■ **Exercise description**
Within the entries below, find the portion that opens with the line containing "coefficient | [L⁻¹] |" and closes with the line containing "- ϑ: a scaling". Retype that portion exactly and only.

#####

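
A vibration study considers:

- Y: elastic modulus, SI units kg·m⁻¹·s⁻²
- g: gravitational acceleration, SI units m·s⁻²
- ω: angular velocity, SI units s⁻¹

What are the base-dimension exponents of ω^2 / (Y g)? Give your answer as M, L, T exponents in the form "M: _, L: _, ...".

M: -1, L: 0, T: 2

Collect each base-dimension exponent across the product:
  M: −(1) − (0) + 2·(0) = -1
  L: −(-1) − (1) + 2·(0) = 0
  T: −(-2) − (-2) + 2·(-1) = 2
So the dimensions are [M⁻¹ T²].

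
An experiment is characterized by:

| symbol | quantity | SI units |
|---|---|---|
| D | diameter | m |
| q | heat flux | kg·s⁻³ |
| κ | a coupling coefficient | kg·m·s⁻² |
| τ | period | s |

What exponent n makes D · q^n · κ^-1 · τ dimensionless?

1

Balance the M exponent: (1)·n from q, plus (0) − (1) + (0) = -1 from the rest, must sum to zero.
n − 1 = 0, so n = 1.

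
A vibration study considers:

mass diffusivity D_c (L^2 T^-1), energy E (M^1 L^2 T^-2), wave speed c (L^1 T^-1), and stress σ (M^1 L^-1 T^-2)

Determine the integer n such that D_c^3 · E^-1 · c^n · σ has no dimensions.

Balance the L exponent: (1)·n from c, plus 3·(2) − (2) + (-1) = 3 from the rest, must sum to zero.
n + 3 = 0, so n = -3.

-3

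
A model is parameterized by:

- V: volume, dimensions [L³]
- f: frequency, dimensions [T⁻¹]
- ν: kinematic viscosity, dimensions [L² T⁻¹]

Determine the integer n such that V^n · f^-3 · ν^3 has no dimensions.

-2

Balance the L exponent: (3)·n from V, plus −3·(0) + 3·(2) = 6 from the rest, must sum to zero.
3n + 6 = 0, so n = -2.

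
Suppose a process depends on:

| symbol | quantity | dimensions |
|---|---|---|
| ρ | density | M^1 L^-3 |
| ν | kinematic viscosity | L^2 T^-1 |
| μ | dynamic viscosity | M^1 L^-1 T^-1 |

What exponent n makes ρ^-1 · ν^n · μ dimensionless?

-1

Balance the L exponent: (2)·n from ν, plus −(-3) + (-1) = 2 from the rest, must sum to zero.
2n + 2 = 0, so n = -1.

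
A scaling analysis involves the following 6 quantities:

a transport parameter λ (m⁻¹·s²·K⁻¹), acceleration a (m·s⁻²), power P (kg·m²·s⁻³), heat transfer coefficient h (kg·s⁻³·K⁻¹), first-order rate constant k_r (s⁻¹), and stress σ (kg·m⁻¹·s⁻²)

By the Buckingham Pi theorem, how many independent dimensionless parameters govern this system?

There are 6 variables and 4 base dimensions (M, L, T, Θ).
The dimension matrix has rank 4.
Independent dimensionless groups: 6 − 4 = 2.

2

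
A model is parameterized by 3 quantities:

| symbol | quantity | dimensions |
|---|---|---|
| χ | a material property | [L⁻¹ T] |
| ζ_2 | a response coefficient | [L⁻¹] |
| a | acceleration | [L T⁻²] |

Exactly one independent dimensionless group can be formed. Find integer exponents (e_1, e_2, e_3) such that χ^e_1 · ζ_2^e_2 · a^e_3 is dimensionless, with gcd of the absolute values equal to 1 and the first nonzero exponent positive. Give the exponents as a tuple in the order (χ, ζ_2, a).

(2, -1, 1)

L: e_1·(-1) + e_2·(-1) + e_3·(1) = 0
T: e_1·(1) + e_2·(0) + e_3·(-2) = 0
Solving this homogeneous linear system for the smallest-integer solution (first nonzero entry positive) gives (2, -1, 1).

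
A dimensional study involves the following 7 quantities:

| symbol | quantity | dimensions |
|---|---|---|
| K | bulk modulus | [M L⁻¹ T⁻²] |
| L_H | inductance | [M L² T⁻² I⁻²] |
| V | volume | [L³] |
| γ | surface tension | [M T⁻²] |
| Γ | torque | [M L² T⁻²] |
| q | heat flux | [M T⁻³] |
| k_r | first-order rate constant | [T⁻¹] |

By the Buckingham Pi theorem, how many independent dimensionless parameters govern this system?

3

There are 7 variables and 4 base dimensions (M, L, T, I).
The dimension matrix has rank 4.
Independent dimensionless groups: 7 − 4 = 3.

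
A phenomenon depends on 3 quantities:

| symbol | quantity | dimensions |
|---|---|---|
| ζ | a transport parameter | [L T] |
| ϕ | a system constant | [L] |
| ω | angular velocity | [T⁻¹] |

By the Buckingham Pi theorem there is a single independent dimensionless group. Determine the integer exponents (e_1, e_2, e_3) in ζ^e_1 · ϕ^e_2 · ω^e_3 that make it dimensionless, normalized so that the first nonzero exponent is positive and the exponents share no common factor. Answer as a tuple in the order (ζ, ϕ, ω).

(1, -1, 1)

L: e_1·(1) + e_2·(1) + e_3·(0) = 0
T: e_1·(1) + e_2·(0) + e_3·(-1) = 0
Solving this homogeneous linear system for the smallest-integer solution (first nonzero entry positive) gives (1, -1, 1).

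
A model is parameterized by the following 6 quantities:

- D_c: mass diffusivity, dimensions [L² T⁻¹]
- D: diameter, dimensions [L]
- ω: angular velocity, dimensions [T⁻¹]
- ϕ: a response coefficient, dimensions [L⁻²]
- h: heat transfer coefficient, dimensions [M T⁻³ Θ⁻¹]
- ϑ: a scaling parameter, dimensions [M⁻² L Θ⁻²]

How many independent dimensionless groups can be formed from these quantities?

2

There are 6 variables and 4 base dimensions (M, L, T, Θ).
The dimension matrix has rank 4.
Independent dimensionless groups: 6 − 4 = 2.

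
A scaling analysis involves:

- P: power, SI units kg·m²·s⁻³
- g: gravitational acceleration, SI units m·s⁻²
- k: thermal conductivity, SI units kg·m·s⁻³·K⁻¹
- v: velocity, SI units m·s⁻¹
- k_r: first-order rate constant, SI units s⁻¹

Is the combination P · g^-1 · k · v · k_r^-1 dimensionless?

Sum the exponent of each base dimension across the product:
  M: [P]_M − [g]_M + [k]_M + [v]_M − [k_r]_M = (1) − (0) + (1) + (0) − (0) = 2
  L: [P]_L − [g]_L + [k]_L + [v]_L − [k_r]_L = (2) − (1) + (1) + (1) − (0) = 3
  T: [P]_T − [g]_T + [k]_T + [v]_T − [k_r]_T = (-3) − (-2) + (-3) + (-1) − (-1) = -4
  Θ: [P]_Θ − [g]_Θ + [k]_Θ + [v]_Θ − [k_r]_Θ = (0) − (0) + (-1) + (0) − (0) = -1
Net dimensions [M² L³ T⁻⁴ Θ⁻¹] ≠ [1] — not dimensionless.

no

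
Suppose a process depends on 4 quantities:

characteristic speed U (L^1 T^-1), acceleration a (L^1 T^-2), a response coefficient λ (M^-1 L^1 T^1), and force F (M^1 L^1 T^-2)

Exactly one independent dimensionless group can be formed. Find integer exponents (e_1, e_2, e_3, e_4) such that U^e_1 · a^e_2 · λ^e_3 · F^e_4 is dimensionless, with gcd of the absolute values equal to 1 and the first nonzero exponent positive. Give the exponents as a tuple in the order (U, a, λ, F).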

#####

■ **Answer section**
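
| ζ_2 | a response coefficient | [L⁻¹] |
| a | acceleration | [L T⁻²] |

Exactly one independent dimensionless group can be formed. Find integer exponents (e_1, e_2, e_3) such that χ^e_1 · ζ_2^e_2 · a^e_3 is dimensionless, with gcd of the absolute values equal to 1 and the first nonzero exponent positive. Give the exponents as a tuple in the order (χ, ζ_2, a).

(2, -1, 1)

L: e_1·(-1) + e_2·(-1) + e_3·(1) = 0
T: e_1·(1) + e_2·(0) + e_3·(-2) = 0
Solving this homogeneous linear system for the smallest-integer solution (first nonzero entry positive) gives (2, -1, 1).

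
A dimensional study involves the following 7 quantities:

| symbol | quantity | dimensions |
|---|---|---|
| K | bulk modulus | [M L⁻¹ T⁻²] |
| L_H | inductance | [M L² T⁻² I⁻²] |
| V | volume | [L³] |
| γ | surface tension | [M T⁻²] |
| Γ | torque | [M L² T⁻²] |
| q | heat flux | [M T⁻³] |
| k_r | first-order rate constant | [T⁻¹] |

By the Buckingham Pi theorem, how many independent dimensionless parameters govern this system?

3

There are 7 variables and 4 base dimensions (M, L, T, I).
The dimension matrix has rank 4.
Independent dimensionless groups: 7 − 4 = 3.

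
A phenomenon depends on 3 quantities:

| symbol | quantity | dimensions |
|---|---|---|
| ζ | a transport parameter | [L T] |
| ϕ | a system constant | [L] |
| ω | angular velocity | [T⁻¹] |

By the Buckingham Pi theorem there is a single independent dimensionless group. Determine the integer exponents (e_1, e_2, e_3) in ζ^e_1 · ϕ^e_2 · ω^e_3 that make it dimensionless, normalized so that the first nonzero exponent is positive and the exponents share no common factor. Answer as a tuple in the order (ζ, ϕ, ω).

(1, -1, 1)

L: e_1·(1) + e_2·(1) + e_3·(0) = 0
T: e_1·(1) + e_2·(0) + e_3·(-1) = 0
Solving this homogeneous linear system for the smallest-integer solution (first nonzero entry positive) gives (1, -1, 1).

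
A model is parameterized by the following 6 quantities:

- D_c: mass diffusivity, dimensions [L² T⁻¹]
- D: diameter, dimensions [L]
- ω: angular velocity, dimensions [T⁻¹]
- ϕ: a response coefficient, dimensions [L⁻²]
- h: heat transfer coefficient, dimensions [M T⁻³ Θ⁻¹]
- ϑ: a scaling parameter, dimensions [M⁻² L Θ⁻²]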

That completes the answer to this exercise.